§ **PROVIDED RECORDS**:

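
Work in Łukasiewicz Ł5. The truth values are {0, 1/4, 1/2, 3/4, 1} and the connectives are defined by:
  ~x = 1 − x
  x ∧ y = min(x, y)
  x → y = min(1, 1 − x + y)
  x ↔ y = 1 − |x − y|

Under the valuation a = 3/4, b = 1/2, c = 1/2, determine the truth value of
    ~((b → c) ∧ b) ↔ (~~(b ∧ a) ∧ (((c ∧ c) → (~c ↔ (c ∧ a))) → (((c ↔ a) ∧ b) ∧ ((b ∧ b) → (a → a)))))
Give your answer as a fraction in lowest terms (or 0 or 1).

b → c = 1/2 → 1/2 = 1
(b → c) ∧ b = 1 ∧ 1/2 = 1/2
~((b → c) ∧ b) = ~1/2 = 1/2
b ∧ a = 1/2 ∧ 3/4 = 1/2
~(b ∧ a) = ~1/2 = 1/2
~~(b ∧ a) = ~1/2 = 1/2
c ∧ c = 1/2 ∧ 1/2 = 1/2
~c = ~1/2 = 1/2
c ∧ a = 1/2 ∧ 3/4 = 1/2
~c ↔ (c ∧ a) = 1/2 ↔ 1/2 = 1
(c ∧ c) → (~c ↔ (c ∧ a)) = 1/2 → 1 = 1
c ↔ a = 1/2 ↔ 3/4 = 3/4
(c ↔ a) ∧ b = 3/4 ∧ 1/2 = 1/2
b ∧ b = 1/2 ∧ 1/2 = 1/2
a → a = 3/4 → 3/4 = 1
(b ∧ b) → (a → a) = 1/2 → 1 = 1
((c ↔ a) ∧ b) ∧ ((b ∧ b) → (a → a)) = 1/2 ∧ 1 = 1/2
((c ∧ c) → (~c ↔ (c ∧ a))) → (((c ↔ a) ∧ b) ∧ ((b ∧ b) → (a → a))) = 1 → 1/2 = 1/2
~~(b ∧ a) ∧ (((c ∧ c) → (~c ↔ (c ∧ a))) → (((c ↔ a) ∧ b) ∧ ((b ∧ b) → (a → a)))) = 1/2 ∧ 1/2 = 1/2
~((b → c) ∧ b) ↔ (~~(b ∧ a) ∧ (((c ∧ c) → (~c ↔ (c ∧ a))) → (((c ↔ a) ∧ b) ∧ ((b ∧ b) → (a → a))))) = 1/2 ↔ 1/2 = 1

1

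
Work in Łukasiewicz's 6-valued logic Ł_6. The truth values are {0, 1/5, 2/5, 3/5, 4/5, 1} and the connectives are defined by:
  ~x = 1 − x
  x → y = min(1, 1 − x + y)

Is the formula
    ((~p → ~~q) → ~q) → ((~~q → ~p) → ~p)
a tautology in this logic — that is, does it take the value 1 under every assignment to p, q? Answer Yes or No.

Counterexample: take p = 1/5, q = 0.
~p = ~1/5 = 4/5
~q = ~0 = 1
~~q = ~1 = 0
~p → ~~q = 4/5 → 0 = 1/5
~q = ~0 = 1
(~p → ~~q) → ~q = 1/5 → 1 = 1
~q = ~0 = 1
~~q = ~1 = 0
~p = ~1/5 = 4/5
~~q → ~p = 0 → 4/5 = 1
~p = ~1/5 = 4/5
(~~q → ~p) → ~p = 1 → 4/5 = 4/5
((~p → ~~q) → ~q) → ((~~q → ~p) → ~p) = 1 → 4/5 = 4/5
This gives 4/5 ≠ 1.

No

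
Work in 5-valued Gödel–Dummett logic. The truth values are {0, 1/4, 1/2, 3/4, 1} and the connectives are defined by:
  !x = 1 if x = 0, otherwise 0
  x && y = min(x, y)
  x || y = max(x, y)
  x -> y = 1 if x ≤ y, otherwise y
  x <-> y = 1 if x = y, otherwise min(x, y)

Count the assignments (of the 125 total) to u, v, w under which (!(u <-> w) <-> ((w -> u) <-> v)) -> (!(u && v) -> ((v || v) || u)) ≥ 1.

value 1: 108 assignments (counts)
value 3/4: 4 assignments
value 1/2: 4 assignments
value 1/4: 4 assignments
value 0: 5 assignments
So 108 of the 125 assignments meet the threshold.

108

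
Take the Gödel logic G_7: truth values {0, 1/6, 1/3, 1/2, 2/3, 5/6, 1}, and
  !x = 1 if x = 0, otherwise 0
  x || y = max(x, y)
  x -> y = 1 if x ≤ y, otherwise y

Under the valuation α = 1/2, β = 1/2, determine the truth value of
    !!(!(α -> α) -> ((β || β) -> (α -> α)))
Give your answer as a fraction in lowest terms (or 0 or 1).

1

α -> α = 1/2 -> 1/2 = 1
!(α -> α) = !1 = 0
β || β = 1/2 || 1/2 = 1/2
α -> α = 1/2 -> 1/2 = 1
(β || β) -> (α -> α) = 1/2 -> 1 = 1
!(α -> α) -> ((β || β) -> (α -> α)) = 0 -> 1 = 1
!(!(α -> α) -> ((β || β) -> (α -> α))) = !1 = 0
!!(!(α -> α) -> ((β || β) -> (α -> α))) = !0 = 1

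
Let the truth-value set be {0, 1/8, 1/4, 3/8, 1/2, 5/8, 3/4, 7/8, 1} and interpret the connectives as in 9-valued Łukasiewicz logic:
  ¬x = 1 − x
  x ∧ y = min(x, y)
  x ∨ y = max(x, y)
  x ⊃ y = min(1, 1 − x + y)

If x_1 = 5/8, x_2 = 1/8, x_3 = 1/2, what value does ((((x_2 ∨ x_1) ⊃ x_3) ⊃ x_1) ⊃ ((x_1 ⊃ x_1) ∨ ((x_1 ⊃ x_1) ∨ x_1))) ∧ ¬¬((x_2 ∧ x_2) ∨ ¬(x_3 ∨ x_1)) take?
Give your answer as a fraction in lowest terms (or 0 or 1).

3/8

x_2 ∨ x_1 = 1/8 ∨ 5/8 = 5/8
(x_2 ∨ x_1) ⊃ x_3 = 5/8 ⊃ 1/2 = 7/8
((x_2 ∨ x_1) ⊃ x_3) ⊃ x_1 = 7/8 ⊃ 5/8 = 3/4
x_1 ⊃ x_1 = 5/8 ⊃ 5/8 = 1
x_1 ⊃ x_1 = 5/8 ⊃ 5/8 = 1
(x_1 ⊃ x_1) ∨ x_1 = 1 ∨ 5/8 = 1
(x_1 ⊃ x_1) ∨ ((x_1 ⊃ x_1) ∨ x_1) = 1 ∨ 1 = 1
(((x_2 ∨ x_1) ⊃ x_3) ⊃ x_1) ⊃ ((x_1 ⊃ x_1) ∨ ((x_1 ⊃ x_1) ∨ x_1)) = 3/4 ⊃ 1 = 1
x_2 ∧ x_2 = 1/8 ∧ 1/8 = 1/8
x_3 ∨ x_1 = 1/2 ∨ 5/8 = 5/8
¬(x_3 ∨ x_1) = ¬5/8 = 3/8
(x_2 ∧ x_2) ∨ ¬(x_3 ∨ x_1) = 1/8 ∨ 3/8 = 3/8
¬((x_2 ∧ x_2) ∨ ¬(x_3 ∨ x_1)) = ¬3/8 = 5/8
¬¬((x_2 ∧ x_2) ∨ ¬(x_3 ∨ x_1)) = ¬5/8 = 3/8
((((x_2 ∨ x_1) ⊃ x_3) ⊃ x_1) ⊃ ((x_1 ⊃ x_1) ∨ ((x_1 ⊃ x_1) ∨ x_1))) ∧ ¬¬((x_2 ∧ x_2) ∨ ¬(x_3 ∨ x_1)) = 1 ∧ 3/8 = 3/8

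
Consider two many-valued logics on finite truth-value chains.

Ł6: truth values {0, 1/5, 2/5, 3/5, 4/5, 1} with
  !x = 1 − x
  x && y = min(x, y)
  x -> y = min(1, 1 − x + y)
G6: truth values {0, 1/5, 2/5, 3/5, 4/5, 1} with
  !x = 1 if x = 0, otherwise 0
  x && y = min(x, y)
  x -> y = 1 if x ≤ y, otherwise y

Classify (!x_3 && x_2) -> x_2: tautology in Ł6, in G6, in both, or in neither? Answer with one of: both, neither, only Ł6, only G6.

both

In Ł6: every assignment gives 1 — tautology.
In G6: every assignment gives 1 — tautology.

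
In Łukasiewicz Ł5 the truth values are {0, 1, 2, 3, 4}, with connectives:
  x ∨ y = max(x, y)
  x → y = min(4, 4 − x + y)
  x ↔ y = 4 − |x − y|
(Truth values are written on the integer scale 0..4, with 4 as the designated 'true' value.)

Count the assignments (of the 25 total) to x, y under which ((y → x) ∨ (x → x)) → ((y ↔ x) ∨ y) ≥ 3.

value 4: 9 assignments (counts)
value 3: 9 assignments (counts)
value 2: 4 assignments
value 1: 2 assignments
value 0: 1 assignment
So 18 of the 25 assignments meet the threshold.

18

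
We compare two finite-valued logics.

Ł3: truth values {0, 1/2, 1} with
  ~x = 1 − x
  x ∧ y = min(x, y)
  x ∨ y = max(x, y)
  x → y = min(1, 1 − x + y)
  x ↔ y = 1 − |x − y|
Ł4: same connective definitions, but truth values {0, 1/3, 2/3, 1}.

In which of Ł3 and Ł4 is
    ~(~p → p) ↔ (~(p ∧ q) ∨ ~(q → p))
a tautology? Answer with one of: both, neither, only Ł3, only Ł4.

neither

In Ł3: at p = 1/2, q = 0 the value is 0 — not a tautology.
In Ł4: at p = 1/3, q = 0 the value is 1/3 — not a tautology.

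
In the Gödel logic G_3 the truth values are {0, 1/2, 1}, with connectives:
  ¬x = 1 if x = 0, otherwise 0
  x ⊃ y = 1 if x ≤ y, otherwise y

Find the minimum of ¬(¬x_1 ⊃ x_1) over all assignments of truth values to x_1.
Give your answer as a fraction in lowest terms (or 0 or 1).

0

Take x_1 = 1/2:
¬x_1 = ¬1/2 = 0
¬x_1 ⊃ x_1 = 0 ⊃ 1/2 = 1
¬(¬x_1 ⊃ x_1) = ¬1 = 0
No assignment yields a value below 0, so this is the minimum.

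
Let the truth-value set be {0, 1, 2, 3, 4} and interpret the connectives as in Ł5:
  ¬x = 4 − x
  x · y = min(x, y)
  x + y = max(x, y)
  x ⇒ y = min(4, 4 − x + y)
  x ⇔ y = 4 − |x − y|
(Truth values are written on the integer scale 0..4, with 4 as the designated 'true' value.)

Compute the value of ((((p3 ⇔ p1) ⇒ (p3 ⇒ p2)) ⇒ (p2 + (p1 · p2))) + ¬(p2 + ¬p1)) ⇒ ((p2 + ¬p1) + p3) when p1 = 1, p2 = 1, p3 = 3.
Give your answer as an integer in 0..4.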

§ **PROBLEM TO WORK ON**: Please reproduce exactly the lines in the listing above from the one containing "Count the assignments (of the 25" through the one containing "x ⇔ y = 4 − |x − y|", both included, and nothing more.

§ **WRITTEN ANSWER**:
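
Count the assignments (of the 25 total) to x, y under which ((y → x) ∨ (x → x)) → ((y ↔ x) ∨ y) ≥ 3.

value 4: 9 assignments (counts)
value 3: 9 assignments (counts)
value 2: 4 assignments
value 1: 2 assignments
value 0: 1 assignment
So 18 of the 25 assignments meet the threshold.

18

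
We compare two finite-valued logics.

Ł3: truth values {0, 1/2, 1} with
  ~x = 1 − x
  x ∧ y = min(x, y)
  x ∨ y = max(x, y)
  x → y = min(1, 1 − x + y)
  x ↔ y = 1 − |x − y|
Ł4: same connective definitions, but truth values {0, 1/3, 2/3, 1}.

In which of Ł3 and Ł4 is
    ~(~p → p) ↔ (~(p ∧ q) ∨ ~(q → p))
a tautology? Answer with one of: both, neither, only Ł3, only Ł4.

neither

In Ł3: at p = 1/2, q = 0 the value is 0 — not a tautology.
In Ł4: at p = 1/3, q = 0 the value is 1/3 — not a tautology.

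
In the Gödel logic G_3 the truth values are {0, 1/2, 1}, with connectives:
  ¬x = 1 if x = 0, otherwise 0
  x ⊃ y = 1 if x ≤ y, otherwise y

Find the minimum of ¬(¬x_1 ⊃ x_1) over all assignments of truth values to x_1.
Give your answer as a fraction in lowest terms (or 0 or 1).

0

Take x_1 = 1/2:
¬x_1 = ¬1/2 = 0
¬x_1 ⊃ x_1 = 0 ⊃ 1/2 = 1
¬(¬x_1 ⊃ x_1) = ¬1 = 0
No assignment yields a value below 0, so this is the minimum.

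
Let the truth-value set be {0, 1, 2, 3, 4} and interpret the connectives as in Ł5:
  ¬x = 4 − x
  x · y = min(x, y)
  x + y = max(x, y)
  x ⇒ y = min(4, 4 − x + y)
  x ⇔ y = 4 − |x − y|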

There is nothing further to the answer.